▶ HOW TO COMPLETE THIS TASK: Your response should consist of the entries below, written out exactly.

▶ EXTRACTED MATERIAL:

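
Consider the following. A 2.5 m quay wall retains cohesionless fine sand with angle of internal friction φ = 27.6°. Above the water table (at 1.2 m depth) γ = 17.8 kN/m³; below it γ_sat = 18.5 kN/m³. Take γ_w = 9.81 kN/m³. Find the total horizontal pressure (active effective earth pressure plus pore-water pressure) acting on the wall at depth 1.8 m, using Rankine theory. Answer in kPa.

15.6 kPa

K_a = (1 − sin φ)/(1 + sin φ) = 0.3668.
γ' = 18.5 − 9.81 = 8.690 kN/m³.
Effective vertical stress at 1.8 m: σ'_v = 17.8×1.2 + 8.690×0.600 = 26.57 kPa.
σ'_h = K_a σ'_v = 0.3668 × 26.57 = 9.747 kPa; u = γ_w × 0.600 = 5.886 kPa.
Total σ_h = 9.747 + 5.886 = 15.63 kPa.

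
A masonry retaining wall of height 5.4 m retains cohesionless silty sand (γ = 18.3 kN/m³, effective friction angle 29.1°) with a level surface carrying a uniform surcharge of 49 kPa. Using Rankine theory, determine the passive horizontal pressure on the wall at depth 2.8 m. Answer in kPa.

290 kPa

K_p = (1 + sin φ)/(1 − sin φ) = 2.894.
σ_v = γz + q = 18.3 × 2.8 + 49 = 100.2 kPa.
σ_h = K_p σ_v = 2.894 × 100.2 = 290.1 kPa.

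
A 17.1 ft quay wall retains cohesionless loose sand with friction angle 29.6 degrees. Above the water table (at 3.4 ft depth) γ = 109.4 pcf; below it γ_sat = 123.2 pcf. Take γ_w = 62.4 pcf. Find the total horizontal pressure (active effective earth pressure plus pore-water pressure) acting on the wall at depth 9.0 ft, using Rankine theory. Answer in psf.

K_a = (1 − sin φ)/(1 + sin φ) = 0.3387.
γ' = 123.2 − 62.4 = 60.80 pcf.
Effective vertical stress at 9.0 ft: σ'_v = 109.4×3.4 + 60.80×5.60 = 712.4 psf.
σ'_h = K_a σ'_v = 0.3387 × 712.4 = 241.3 psf; u = γ_w × 5.60 = 349.4 psf.
Total σ_h = 241.3 + 349.4 = 590.8 psf.

591 psf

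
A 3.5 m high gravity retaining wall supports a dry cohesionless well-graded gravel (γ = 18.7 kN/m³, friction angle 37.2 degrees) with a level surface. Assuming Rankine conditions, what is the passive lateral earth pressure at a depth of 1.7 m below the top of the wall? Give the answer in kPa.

129 kPa

K_p = (1 + sin φ)/(1 − sin φ) = 4.058.
σ_h = K_p γ z = 4.058 × 18.7 × 1.7 = 129.0 kPa.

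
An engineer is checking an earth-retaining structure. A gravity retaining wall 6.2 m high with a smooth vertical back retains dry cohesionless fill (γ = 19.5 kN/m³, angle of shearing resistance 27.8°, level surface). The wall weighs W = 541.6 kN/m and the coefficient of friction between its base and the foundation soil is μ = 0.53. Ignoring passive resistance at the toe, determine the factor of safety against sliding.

2.10

K_a = tan²(45° − 27.8°/2) = 0.3639.
P_a = ½K_aγH² = 0.5×0.3639×19.5×6.2² = 136.4 kN/m, acting at H/3 = 2.067 m above the base.
FS_sliding = μW / P_a = 0.53×541.6 / 136.4 = 2.105.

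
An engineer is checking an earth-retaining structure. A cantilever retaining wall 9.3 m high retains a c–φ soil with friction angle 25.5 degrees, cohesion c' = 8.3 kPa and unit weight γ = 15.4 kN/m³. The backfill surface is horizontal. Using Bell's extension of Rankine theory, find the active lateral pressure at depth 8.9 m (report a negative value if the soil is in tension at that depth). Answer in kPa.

44.1 kPa

K_a = (1 − sin φ)/(1 + sin φ) = 0.3981.
σ_a = K_a γ z − 2c√K_a = 0.3981×15.4×8.9 − 2×8.3×0.6310 = 44.09 kPa.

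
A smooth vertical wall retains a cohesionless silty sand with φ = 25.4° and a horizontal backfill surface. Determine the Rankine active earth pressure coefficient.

K_a = tan²(45° − φ/2) = tan²(32.30°) = 0.3996.

0.400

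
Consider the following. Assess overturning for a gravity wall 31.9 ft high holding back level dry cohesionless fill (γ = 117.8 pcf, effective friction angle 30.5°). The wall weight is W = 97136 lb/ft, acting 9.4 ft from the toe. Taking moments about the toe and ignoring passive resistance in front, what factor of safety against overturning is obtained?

4.39

K_a = tan²(45° − 30.5°/2) = 0.3267.
P_a = ½K_aγH² = 0.5×0.3267×117.8×31.9² = 19580 lb/ft, acting at H/3 = 10.63 ft above the base.
Overturning moment M_o = P_a × H/3 = 19580 × 10.63 = 208200.
Resisting moment M_r = W × 9.4 = 97136 × 9.4 = 913100.
FS_overturning = M_r/M_o = 913100/208200 = 4.386.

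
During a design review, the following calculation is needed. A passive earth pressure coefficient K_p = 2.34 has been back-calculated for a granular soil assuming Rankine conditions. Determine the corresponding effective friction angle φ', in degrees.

K_p = (1+sin φ)/(1−sin φ) ⇒ sin φ = (K_p − 1)/(K_p + 1) = 0.4012.
φ = arcsin(0.4012) = 23.65°.

23.7°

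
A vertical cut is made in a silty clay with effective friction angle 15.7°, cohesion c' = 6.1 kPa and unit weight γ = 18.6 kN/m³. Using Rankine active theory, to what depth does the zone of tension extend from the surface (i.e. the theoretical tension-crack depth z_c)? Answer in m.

K_a = tan²(45° − 15.7°/2) = 0.5741; √K_a = 0.7577.
The active pressure is zero where K_a γ z = 2c√K_a, so z_c = 2c/(γ√K_a) = 2×6.1/(18.6×0.7577) = 0.8657 m.

0.866 m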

▶ TASK RESULT:
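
Consider the following. A 2.5 m quay wall retains cohesionless fine sand with angle of internal friction φ = 27.6°. Above the water table (at 1.2 m depth) γ = 17.8 kN/m³; below it γ_sat = 18.5 kN/m³. Take γ_w = 9.81 kN/m³. Find the total horizontal pressure (active effective earth pressure plus pore-water pressure) acting on the wall at depth 1.8 m, using Rankine theory. Answer in kPa.

15.6 kPa

K_a = (1 − sin φ)/(1 + sin φ) = 0.3668.
γ' = 18.5 − 9.81 = 8.690 kN/m³.
Effective vertical stress at 1.8 m: σ'_v = 17.8×1.2 + 8.690×0.600 = 26.57 kPa.
σ'_h = K_a σ'_v = 0.3668 × 26.57 = 9.747 kPa; u = γ_w × 0.600 = 5.886 kPa.
Total σ_h = 9.747 + 5.886 = 15.63 kPa.

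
A masonry retaining wall of height 5.4 m retains cohesionless silty sand (γ = 18.3 kN/m³, effective friction angle 29.1°) with a level surface carrying a uniform surcharge of 49 kPa. Using Rankine theory, determine the passive horizontal pressure on the wall at depth 2.8 m. Answer in kPa.

290 kPa

K_p = (1 + sin φ)/(1 − sin φ) = 2.894.
σ_v = γz + q = 18.3 × 2.8 + 49 = 100.2 kPa.
σ_h = K_p σ_v = 2.894 × 100.2 = 290.1 kPa.

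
A 17.1 ft quay wall retains cohesionless loose sand with friction angle 29.6 degrees. Above the water table (at 3.4 ft depth) γ = 109.4 pcf; below it γ_sat = 123.2 pcf. Take γ_w = 62.4 pcf. Find the total horizontal pressure (active effective earth pressure plus pore-water pressure) acting on the wall at depth 9.0 ft, using Rankine theory. Answer in psf.

K_a = (1 − sin φ)/(1 + sin φ) = 0.3387.
γ' = 123.2 − 62.4 = 60.80 pcf.
Effective vertical stress at 9.0 ft: σ'_v = 109.4×3.4 + 60.80×5.60 = 712.4 psf.
σ'_h = K_a σ'_v = 0.3387 × 712.4 = 241.3 psf; u = γ_w × 5.60 = 349.4 psf.
Total σ_h = 241.3 + 349.4 = 590.8 psf.

591 psf

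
A 3.5 m high gravity retaining wall supports a dry cohesionless well-graded gravel (γ = 18.7 kN/m³, friction angle 37.2 degrees) with a level surface. Assuming Rankine conditions, what is the passive lateral earth pressure at a depth of 1.7 m below the top of the wall? Give the answer in kPa.

129 kPa

K_p = (1 + sin φ)/(1 − sin φ) = 4.058.
σ_h = K_p γ z = 4.058 × 18.7 × 1.7 = 129.0 kPa.

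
An engineer is checking an earth-retaining structure. A gravity retaining wall 6.2 m high with a smooth vertical back retains dry cohesionless fill (γ = 19.5 kN/m³, angle of shearing resistance 27.8°, level surface). The wall weighs W = 541.6 kN/m and the coefficient of friction between its base and the foundation soil is μ = 0.53. Ignoring passive resistance at the toe, determine the factor of safety against sliding.

2.10

K_a = tan²(45° − 27.8°/2) = 0.3639.
P_a = ½K_aγH² = 0.5×0.3639×19.5×6.2² = 136.4 kN/m, acting at H/3 = 2.067 m above the base.
FS_sliding = μW / P_a = 0.53×541.6 / 136.4 = 2.105.

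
An engineer is checking an earth-retaining structure. A cantilever retaining wall 9.3 m high retains a c–φ soil with friction angle 25.5 degrees, cohesion c' = 8.3 kPa and unit weight γ = 15.4 kN/m³. The backfill surface is horizontal. Using Bell's extension of Rankine theory, find the active lateral pressure at depth 8.9 m (report a negative value if the soil is in tension at that depth). Answer in kPa.

44.1 kPa

K_a = (1 − sin φ)/(1 + sin φ) = 0.3981.
σ_a = K_a γ z − 2c√K_a = 0.3981×15.4×8.9 − 2×8.3×0.6310 = 44.09 kPa.

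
A smooth vertical wall retains a cohesionless silty sand with φ = 25.4° and a horizontal backfill surface. Determine the Rankine active earth pressure coefficient.

K_a = tan²(45° − φ/2) = tan²(32.30°) = 0.3996.

0.400

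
Consider the following. Assess overturning for a gravity wall 31.9 ft high holding back level dry cohesionless fill (γ = 117.8 pcf, effective friction angle 30.5°). The wall weight is W = 97136 lb/ft, acting 9.4 ft from the toe. Taking moments about the toe and ignoring passive resistance in front, what factor of safety against overturning is obtained?

4.39

K_a = tan²(45° − 30.5°/2) = 0.3267.
P_a = ½K_aγH² = 0.5×0.3267×117.8×31.9² = 19580 lb/ft, acting at H/3 = 10.63 ft above the base.
Overturning moment M_o = P_a × H/3 = 19580 × 10.63 = 208200.
Resisting moment M_r = W × 9.4 = 97136 × 9.4 = 913100.
FS_overturning = M_r/M_o = 913100/208200 = 4.386.

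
During a design review, the following calculation is needed. A passive earth pressure coefficient K_p = 2.34 has been back-calculated for a granular soil assuming Rankine conditions. Determine the corresponding effective friction angle φ', in degrees.

K_p = (1+sin φ)/(1−sin φ) ⇒ sin φ = (K_p − 1)/(K_p + 1) = 0.4012.
φ = arcsin(0.4012) = 23.65°.

23.7°

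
A vertical cut is made in a silty clay with effective friction angle 15.7°, cohesion c' = 6.1 kPa and unit weight γ = 18.6 kN/m³. Using Rankine active theory, to what depth does the zone of tension extend from the surface (i.e. the theoretical tension-crack depth z_c)? Answer in m.

K_a = tan²(45° − 15.7°/2) = 0.5741; √K_a = 0.7577.
The active pressure is zero where K_a γ z = 2c√K_a, so z_c = 2c/(γ√K_a) = 2×6.1/(18.6×0.7577) = 0.8657 m.

0.866 m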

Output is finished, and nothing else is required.